*** Block opens ***

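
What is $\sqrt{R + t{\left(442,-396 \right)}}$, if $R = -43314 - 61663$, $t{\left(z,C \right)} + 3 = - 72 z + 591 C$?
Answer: $2 i \sqrt{92710} \approx 608.97 i$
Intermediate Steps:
$t{\left(z,C \right)} = -3 - 72 z + 591 C$ ($t{\left(z,C \right)} = -3 + \left(- 72 z + 591 C\right) = -3 - 72 z + 591 C$)
$R = -104977$ ($R = -43314 - 61663 = -104977$)
$\sqrt{R + t{\left(442,-396 \right)}} = \sqrt{-104977 - 265863} = \sqrt{-370840} = 2 i \sqrt{92710}$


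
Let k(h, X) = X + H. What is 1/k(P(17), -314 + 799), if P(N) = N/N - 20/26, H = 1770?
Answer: 1/2255 ≈ 0.00044346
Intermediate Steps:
P(N) = 3/13 (P(N) = 1 - 20*1/26 = 1 - 10/13 = 3/13)
k(h, X) = 1770 + X (k(h, X) = X + 1770 = 1770 + X)
1/k(P(17), -314 + 799) = 1/(1770 + (-314 + 799)) = 1/(1770 + 485) = 1/2255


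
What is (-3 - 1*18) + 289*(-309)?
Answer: -89322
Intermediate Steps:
(-3 - 1*18) + 289*(-309) = (-3 - 18) - 89301 = -21 - 89301 = -89322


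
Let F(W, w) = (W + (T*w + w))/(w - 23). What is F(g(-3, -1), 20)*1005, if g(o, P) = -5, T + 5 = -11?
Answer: 102175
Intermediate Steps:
T = -16 (T = -5 - 11 = -16)
F(W, w) = (W - 15*w)/(-23 + w) (F(W, w) = (W + (-16*w + w))/(w - 23) = (W - 15*w)/(-23 + w))
F(g(-3, -1), 20)*1005 = ((-5 - 15*20)/(-23 + 20))*1005 = ((-5 - 300)/(-3))*1005 = -1/3*(-305)*1005 = (305/3)*1005 = 102175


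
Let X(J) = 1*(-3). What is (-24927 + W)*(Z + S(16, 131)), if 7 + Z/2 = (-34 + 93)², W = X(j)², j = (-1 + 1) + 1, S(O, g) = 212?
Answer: -178412880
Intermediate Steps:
j = 1 (j = 0 + 1 = 1)
X(J) = -3
W = 9 (W = (-3)² = 9)
Z = 6948 (Z = -14 + 2*(-34 + 93)² = -14 + 2*59² = -14 + 2*3481 = -14 + 6962 = 6948)
(-24927 + W)*(Z + S(16, 131)) = (-24927 + 9)*(6948 + 212) = -24918*7160 = -178412880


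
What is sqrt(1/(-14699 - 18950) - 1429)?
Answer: I*sqrt(1617992715878)/33649 ≈ 37.802*I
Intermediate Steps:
sqrt(1/(-14699 - 18950) - 1429) = sqrt(1/(-33649) - 1429) = sqrt(-1/33649 - 1429) = sqrt(-48084422/33649) = I*sqrt(1617992715878)/33649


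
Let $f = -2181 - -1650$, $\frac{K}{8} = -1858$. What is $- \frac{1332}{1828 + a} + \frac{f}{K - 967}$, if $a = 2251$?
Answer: $- \frac{2102327}{7174961} \approx -0.29301$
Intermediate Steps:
$K = -14864$ ($K = 8 \left(-1858\right) = -14864$)
$f = -531$ ($f = -2181 + 1650 = -531$)
$- \frac{1332}{1828 + a} + \frac{f}{K - 967} = - \frac{1332}{1828 + 2251} - \frac{531}{-14864 - 967} = - \frac{1332}{4079} - \frac{531}{-14864 - 967} = \left(-1332\right) \frac{1}{4079} - \frac{531}{-15831} = - \frac{1332}{4079} - - \frac{59}{1759} = - \frac{1332}{4079} + \frac{59}{1759} = - \frac{2102327}{7174961}$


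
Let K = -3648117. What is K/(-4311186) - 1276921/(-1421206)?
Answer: 80983103844/46417298563 ≈ 1.7447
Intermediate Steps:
K/(-4311186) - 1276921/(-1421206) = -3648117/(-4311186) - 1276921/(-1421206) = -3648117*(-1/4311186) - 1276921*(-1/1421206) = 110549/130642 + 1276921/1421206 = 80983103844/46417298563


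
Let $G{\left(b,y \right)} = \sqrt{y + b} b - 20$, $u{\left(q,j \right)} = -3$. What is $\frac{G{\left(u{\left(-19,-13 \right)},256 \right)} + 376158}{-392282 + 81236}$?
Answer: $- \frac{188069}{155523} + \frac{\sqrt{253}}{103682} \approx -1.2091$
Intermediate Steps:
$G{\left(b,y \right)} = -20 + b \sqrt{b + y}$ ($G{\left(b,y \right)} = \sqrt{b + y} b - 20 = b \sqrt{b + y} - 20 = -20 + b \sqrt{b + y}$)
$\frac{G{\left(u{\left(-19,-13 \right)},256 \right)} + 376158}{-392282 + 81236} = \frac{\left(-20 - 3 \sqrt{-3 + 256}\right) + 376158}{-392282 + 81236} = \frac{\left(-20 - 3 \sqrt{253}\right) + 376158}{-311046} = \left(376138 - 3 \sqrt{253}\right) \left(- \frac{1}{311046}\right) = - \frac{188069}{155523} + \frac{\sqrt{253}}{103682}$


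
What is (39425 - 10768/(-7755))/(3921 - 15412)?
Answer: -305751643/89112705 ≈ -3.4311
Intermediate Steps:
(39425 - 10768/(-7755))/(3921 - 15412) = (39425 - 10768*(-1/7755))/(-11491) = (39425 + 10768/7755)*(-1/11491) = (305751643/7755)*(-1/11491) = -305751643/89112705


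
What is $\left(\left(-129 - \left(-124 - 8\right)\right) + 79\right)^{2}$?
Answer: $6724$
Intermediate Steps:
$\left(\left(-129 - \left(-124 - 8\right)\right) + 79\right)^{2} = \left(\left(-129 - -132\right) + 79\right)^{2} = \left(\left(-129 + 132\right) + 79\right)^{2} = \left(3 + 79\right)^{2} = 82^{2} = 6724$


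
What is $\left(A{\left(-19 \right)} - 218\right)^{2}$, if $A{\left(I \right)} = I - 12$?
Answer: $62001$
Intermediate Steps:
$A{\left(I \right)} = -12 + I$ ($A{\left(I \right)} = I - 12 = -12 + I$)
$\left(A{\left(-19 \right)} - 218\right)^{2} = \left(\left(-12 - 19\right) - 218\right)^{2} = \left(-31 - 218\right)^{2} = \left(-249\right)^{2} = 62001$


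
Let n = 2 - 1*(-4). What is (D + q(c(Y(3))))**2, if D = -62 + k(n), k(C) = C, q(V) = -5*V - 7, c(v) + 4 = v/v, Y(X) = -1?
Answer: 2304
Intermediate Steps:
n = 6 (n = 2 + 4 = 6)
c(v) = -3 (c(v) = -4 + v/v = -4 + 1 = -3)
q(V) = -7 - 5*V
D = -56 (D = -62 + 6 = -56)
(D + q(c(Y(3))))**2 = (-56 + (-7 - 5*(-3)))**2 = (-56 + (-7 + 15))**2 = (-56 + 8)**2 = (-48)**2 = 2304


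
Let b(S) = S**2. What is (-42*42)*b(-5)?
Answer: -44100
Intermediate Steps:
(-42*42)*b(-5) = -42*42*(-5)**2 = -1764*25 = -44100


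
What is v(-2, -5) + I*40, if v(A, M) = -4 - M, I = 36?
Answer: 1441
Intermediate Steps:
v(-2, -5) + I*40 = (-4 - 1*(-5)) + 36*40 = (-4 + 5) + 1440 = 1 + 1440 = 1441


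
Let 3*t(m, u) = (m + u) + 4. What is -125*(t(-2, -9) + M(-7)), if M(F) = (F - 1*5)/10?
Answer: 1325/3 ≈ 441.67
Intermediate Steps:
t(m, u) = 4/3 + m/3 + u/3 (t(m, u) = ((m + u) + 4)/3 = (4 + m + u)/3 = 4/3 + m/3 + u/3)
M(F) = -1/2 + F/10 (M(F) = (F - 5)*(1/10) = (-5 + F)*(1/10) = -1/2 + F/10)
-125*(t(-2, -9) + M(-7)) = -125*((4/3 + (1/3)*(-2) + (1/3)*(-9)) + (-1/2 + (1/10)*(-7))) = -125*((4/3 - 2/3 - 3) + (-1/2 - 7/10)) = -125*(-7/3 - 6/5) = -125*(-53/15) = 1325/3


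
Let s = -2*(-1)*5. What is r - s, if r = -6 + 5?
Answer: -11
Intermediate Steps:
r = -1
s = 10 (s = 2*5 = 10)
r - s = -1 - 1*10 = -1 - 10 = -11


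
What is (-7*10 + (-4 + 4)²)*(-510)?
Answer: 35700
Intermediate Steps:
(-7*10 + (-4 + 4)²)*(-510) = (-70 + 0²)*(-510) = (-70 + 0)*(-510) = -70*(-510) = 35700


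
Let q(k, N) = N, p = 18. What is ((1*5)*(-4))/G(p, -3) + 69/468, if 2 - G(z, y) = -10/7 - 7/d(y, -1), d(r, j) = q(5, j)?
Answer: 4483/780 ≈ 5.7474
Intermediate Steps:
d(r, j) = j
G(z, y) = -25/7 (G(z, y) = 2 - (-10/7 - 7/(-1)) = 2 - (-10*⅐ - 7*(-1)) = 2 - (-10/7 + 7) = 2 - 1*39/7 = 2 - 39/7 = -25/7)
((1*5)*(-4))/G(p, -3) + 69/468 = ((1*5)*(-4))/(-25/7) + 69/468 = (5*(-4))*(-7/25) + 69*(1/468) = -20*(-7/25) + 23/156 = 28/5 + 23/156 = 4483/780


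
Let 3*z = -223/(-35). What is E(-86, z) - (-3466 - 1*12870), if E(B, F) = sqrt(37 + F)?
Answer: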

*** Block closes ***

▸ **What is required**
Return the entries above unchanged, starting at the first line and stopping after the line with "Answer: $2 i".

▸ **Exercise response**
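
What is $\sqrt{R + t{\left(442,-396 \right)}}$, if $R = -43314 - 61663$, $t{\left(z,C \right)} + 3 = - 72 z + 591 C$?
Answer: $2 i \sqrt{92710} \approx 608.97 i$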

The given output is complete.